### Extracted information:
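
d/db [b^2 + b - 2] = 2*b + 1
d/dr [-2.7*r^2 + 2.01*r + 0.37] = 2.01 - 5.4*r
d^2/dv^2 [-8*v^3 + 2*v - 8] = -48*v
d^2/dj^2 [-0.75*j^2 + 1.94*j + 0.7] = -1.50000000000000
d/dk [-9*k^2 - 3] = -18*k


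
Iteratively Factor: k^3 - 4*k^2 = (k - 4)*(k^2) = k*(k - 4)*(k)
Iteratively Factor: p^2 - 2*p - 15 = (p - 5)*(p + 3)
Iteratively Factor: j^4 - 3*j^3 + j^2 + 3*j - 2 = (j + 1)*(j^3 - 4*j^2 + 5*j - 2) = (j - 1)*(j + 1)*(j^2 - 3*j + 2) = (j - 2)*(j - 1)*(j + 1)*(j - 1)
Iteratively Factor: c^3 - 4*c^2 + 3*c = (c - 3)*(c^2 - c) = (c - 3)*(c - 1)*(c)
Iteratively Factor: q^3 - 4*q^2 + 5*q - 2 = (q - 1)*(q^2 - 3*q + 2) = (q - 2)*(q - 1)*(q - 1)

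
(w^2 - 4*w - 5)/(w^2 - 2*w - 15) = (w + 1)/(w + 3)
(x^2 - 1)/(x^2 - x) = (x + 1)/x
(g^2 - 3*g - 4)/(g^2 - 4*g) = (g + 1)/g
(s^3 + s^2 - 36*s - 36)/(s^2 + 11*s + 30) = (s^2 - 5*s - 6)/(s + 5)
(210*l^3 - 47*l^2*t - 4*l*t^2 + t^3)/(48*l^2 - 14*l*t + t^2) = (-35*l^2 + 2*l*t + t^2)/(-8*l + t)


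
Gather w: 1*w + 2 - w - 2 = 0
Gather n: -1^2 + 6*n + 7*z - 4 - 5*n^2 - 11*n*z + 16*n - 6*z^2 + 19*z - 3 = -5*n^2 + n*(22 - 11*z) - 6*z^2 + 26*z - 8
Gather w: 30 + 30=60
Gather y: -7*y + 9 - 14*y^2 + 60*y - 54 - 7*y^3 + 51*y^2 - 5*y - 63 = -7*y^3 + 37*y^2 + 48*y - 108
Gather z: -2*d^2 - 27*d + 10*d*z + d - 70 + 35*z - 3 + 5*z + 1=-2*d^2 - 26*d + z*(10*d + 40) - 72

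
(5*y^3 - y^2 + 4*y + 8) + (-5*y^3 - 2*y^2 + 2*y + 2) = -3*y^2 + 6*y + 10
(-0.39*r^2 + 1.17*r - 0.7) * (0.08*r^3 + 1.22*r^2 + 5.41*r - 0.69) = -0.0312*r^5 - 0.3822*r^4 - 0.7385*r^3 + 5.7448*r^2 - 4.5943*r + 0.483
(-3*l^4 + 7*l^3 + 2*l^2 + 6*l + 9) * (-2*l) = 6*l^5 - 14*l^4 - 4*l^3 - 12*l^2 - 18*l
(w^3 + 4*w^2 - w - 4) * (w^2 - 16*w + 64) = w^5 - 12*w^4 - w^3 + 268*w^2 - 256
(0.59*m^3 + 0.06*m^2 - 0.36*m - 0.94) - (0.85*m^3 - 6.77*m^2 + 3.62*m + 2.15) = -0.26*m^3 + 6.83*m^2 - 3.98*m - 3.09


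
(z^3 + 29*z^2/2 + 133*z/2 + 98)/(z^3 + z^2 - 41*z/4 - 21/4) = 2*(z^2 + 11*z + 28)/(2*z^2 - 5*z - 3)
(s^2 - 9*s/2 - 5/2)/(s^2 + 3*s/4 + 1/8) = 4*(s - 5)/(4*s + 1)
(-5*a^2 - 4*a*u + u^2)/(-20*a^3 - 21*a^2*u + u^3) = 1/(4*a + u)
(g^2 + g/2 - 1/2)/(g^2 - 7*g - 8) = (g - 1/2)/(g - 8)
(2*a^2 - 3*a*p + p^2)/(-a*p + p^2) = (-2*a + p)/p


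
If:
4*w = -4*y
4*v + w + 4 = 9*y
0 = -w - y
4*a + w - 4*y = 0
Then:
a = 5*y/4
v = 5*y/2 - 1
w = -y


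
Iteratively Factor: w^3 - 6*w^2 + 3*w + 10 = (w + 1)*(w^2 - 7*w + 10) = (w - 2)*(w + 1)*(w - 5)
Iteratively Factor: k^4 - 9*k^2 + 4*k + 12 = (k - 2)*(k^3 + 2*k^2 - 5*k - 6) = (k - 2)*(k + 1)*(k^2 + k - 6) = (k - 2)*(k + 1)*(k + 3)*(k - 2)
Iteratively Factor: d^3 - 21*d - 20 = (d + 4)*(d^2 - 4*d - 5) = (d - 5)*(d + 4)*(d + 1)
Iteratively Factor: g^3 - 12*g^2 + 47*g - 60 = (g - 5)*(g^2 - 7*g + 12) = (g - 5)*(g - 4)*(g - 3)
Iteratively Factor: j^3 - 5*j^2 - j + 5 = (j - 1)*(j^2 - 4*j - 5) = (j - 5)*(j - 1)*(j + 1)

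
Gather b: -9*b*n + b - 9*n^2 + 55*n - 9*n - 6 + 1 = b*(1 - 9*n) - 9*n^2 + 46*n - 5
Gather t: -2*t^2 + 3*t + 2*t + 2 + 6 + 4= -2*t^2 + 5*t + 12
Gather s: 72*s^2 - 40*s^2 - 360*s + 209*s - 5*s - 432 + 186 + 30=32*s^2 - 156*s - 216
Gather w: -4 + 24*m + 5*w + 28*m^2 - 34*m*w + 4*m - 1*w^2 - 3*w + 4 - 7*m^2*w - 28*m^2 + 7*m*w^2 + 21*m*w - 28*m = w^2*(7*m - 1) + w*(-7*m^2 - 13*m + 2)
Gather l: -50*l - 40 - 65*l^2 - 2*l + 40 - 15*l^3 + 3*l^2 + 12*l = -15*l^3 - 62*l^2 - 40*l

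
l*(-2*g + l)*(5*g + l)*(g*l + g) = -10*g^3*l^2 - 10*g^3*l + 3*g^2*l^3 + 3*g^2*l^2 + g*l^4 + g*l^3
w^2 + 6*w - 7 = (w - 1)*(w + 7)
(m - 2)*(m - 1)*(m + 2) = m^3 - m^2 - 4*m + 4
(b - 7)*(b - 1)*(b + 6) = b^3 - 2*b^2 - 41*b + 42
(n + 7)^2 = n^2 + 14*n + 49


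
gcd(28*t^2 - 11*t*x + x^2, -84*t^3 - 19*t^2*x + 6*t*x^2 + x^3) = -4*t + x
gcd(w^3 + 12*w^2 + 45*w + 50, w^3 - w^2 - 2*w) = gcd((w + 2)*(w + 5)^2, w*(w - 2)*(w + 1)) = 1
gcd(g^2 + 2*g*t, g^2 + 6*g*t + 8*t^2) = g + 2*t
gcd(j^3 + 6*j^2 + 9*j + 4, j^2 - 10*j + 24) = 1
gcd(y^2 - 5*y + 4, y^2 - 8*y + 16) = y - 4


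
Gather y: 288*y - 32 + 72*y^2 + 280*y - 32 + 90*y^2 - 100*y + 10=162*y^2 + 468*y - 54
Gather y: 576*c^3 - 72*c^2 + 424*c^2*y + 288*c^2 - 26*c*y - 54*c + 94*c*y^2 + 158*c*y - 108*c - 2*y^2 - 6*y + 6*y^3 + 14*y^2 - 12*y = 576*c^3 + 216*c^2 - 162*c + 6*y^3 + y^2*(94*c + 12) + y*(424*c^2 + 132*c - 18)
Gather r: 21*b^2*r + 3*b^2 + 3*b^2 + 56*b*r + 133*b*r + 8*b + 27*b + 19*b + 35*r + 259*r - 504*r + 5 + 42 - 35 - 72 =6*b^2 + 54*b + r*(21*b^2 + 189*b - 210) - 60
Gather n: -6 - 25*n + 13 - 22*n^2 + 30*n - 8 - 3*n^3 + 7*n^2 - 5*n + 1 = -3*n^3 - 15*n^2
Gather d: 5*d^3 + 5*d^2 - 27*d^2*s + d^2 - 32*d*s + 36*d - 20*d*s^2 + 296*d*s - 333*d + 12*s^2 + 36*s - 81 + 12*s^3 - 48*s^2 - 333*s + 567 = 5*d^3 + d^2*(6 - 27*s) + d*(-20*s^2 + 264*s - 297) + 12*s^3 - 36*s^2 - 297*s + 486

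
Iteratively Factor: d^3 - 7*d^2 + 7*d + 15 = (d + 1)*(d^2 - 8*d + 15) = (d - 3)*(d + 1)*(d - 5)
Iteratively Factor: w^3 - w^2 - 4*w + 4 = (w + 2)*(w^2 - 3*w + 2) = (w - 2)*(w + 2)*(w - 1)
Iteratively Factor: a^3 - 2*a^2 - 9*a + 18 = (a - 2)*(a^2 - 9) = (a - 3)*(a - 2)*(a + 3)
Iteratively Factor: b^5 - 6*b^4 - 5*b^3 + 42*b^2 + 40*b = (b - 5)*(b^4 - b^3 - 10*b^2 - 8*b) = (b - 5)*(b + 2)*(b^3 - 3*b^2 - 4*b) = (b - 5)*(b + 1)*(b + 2)*(b^2 - 4*b) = (b - 5)*(b - 4)*(b + 1)*(b + 2)*(b)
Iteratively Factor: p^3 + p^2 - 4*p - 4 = (p + 1)*(p^2 - 4) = (p + 1)*(p + 2)*(p - 2)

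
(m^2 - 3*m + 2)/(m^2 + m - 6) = (m - 1)/(m + 3)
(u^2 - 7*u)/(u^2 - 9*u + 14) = u/(u - 2)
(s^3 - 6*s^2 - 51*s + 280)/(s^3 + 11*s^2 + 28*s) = (s^2 - 13*s + 40)/(s*(s + 4))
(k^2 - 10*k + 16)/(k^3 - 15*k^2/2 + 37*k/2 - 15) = 2*(k - 8)/(2*k^2 - 11*k + 15)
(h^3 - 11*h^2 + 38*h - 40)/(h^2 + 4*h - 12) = (h^2 - 9*h + 20)/(h + 6)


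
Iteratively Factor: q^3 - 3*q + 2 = (q + 2)*(q^2 - 2*q + 1) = (q - 1)*(q + 2)*(q - 1)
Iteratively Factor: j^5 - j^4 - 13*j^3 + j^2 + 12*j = (j)*(j^4 - j^3 - 13*j^2 + j + 12) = j*(j - 4)*(j^3 + 3*j^2 - j - 3) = j*(j - 4)*(j + 1)*(j^2 + 2*j - 3) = j*(j - 4)*(j + 1)*(j + 3)*(j - 1)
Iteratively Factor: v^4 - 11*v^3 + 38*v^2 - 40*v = (v - 5)*(v^3 - 6*v^2 + 8*v) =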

### Work order:
The response should be the listing above, limited to the lines between the one holding "Gather l: -50*l" and the one holding "Gather r: 21*b^2*r", inclusive, reproduced exactly.

### Final answer:
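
Gather l: -50*l - 40 - 65*l^2 - 2*l + 40 - 15*l^3 + 3*l^2 + 12*l = -15*l^3 - 62*l^2 - 40*l

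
l*(-2*g + l)*(5*g + l)*(g*l + g) = -10*g^3*l^2 - 10*g^3*l + 3*g^2*l^3 + 3*g^2*l^2 + g*l^4 + g*l^3
w^2 + 6*w - 7 = (w - 1)*(w + 7)
(m - 2)*(m - 1)*(m + 2) = m^3 - m^2 - 4*m + 4
(b - 7)*(b - 1)*(b + 6) = b^3 - 2*b^2 - 41*b + 42
(n + 7)^2 = n^2 + 14*n + 49


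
gcd(28*t^2 - 11*t*x + x^2, -84*t^3 - 19*t^2*x + 6*t*x^2 + x^3) = -4*t + x
gcd(w^3 + 12*w^2 + 45*w + 50, w^3 - w^2 - 2*w) = gcd((w + 2)*(w + 5)^2, w*(w - 2)*(w + 1)) = 1
gcd(g^2 + 2*g*t, g^2 + 6*g*t + 8*t^2) = g + 2*t
gcd(j^3 + 6*j^2 + 9*j + 4, j^2 - 10*j + 24) = 1
gcd(y^2 - 5*y + 4, y^2 - 8*y + 16) = y - 4


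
Gather y: 288*y - 32 + 72*y^2 + 280*y - 32 + 90*y^2 - 100*y + 10=162*y^2 + 468*y - 54
Gather y: 576*c^3 - 72*c^2 + 424*c^2*y + 288*c^2 - 26*c*y - 54*c + 94*c*y^2 + 158*c*y - 108*c - 2*y^2 - 6*y + 6*y^3 + 14*y^2 - 12*y = 576*c^3 + 216*c^2 - 162*c + 6*y^3 + y^2*(94*c + 12) + y*(424*c^2 + 132*c - 18)
Gather r: 21*b^2*r + 3*b^2 + 3*b^2 + 56*b*r + 133*b*r + 8*b + 27*b + 19*b + 35*r + 259*r - 504*r + 5 + 42 - 35 - 72 =6*b^2 + 54*b + r*(21*b^2 + 189*b - 210) - 60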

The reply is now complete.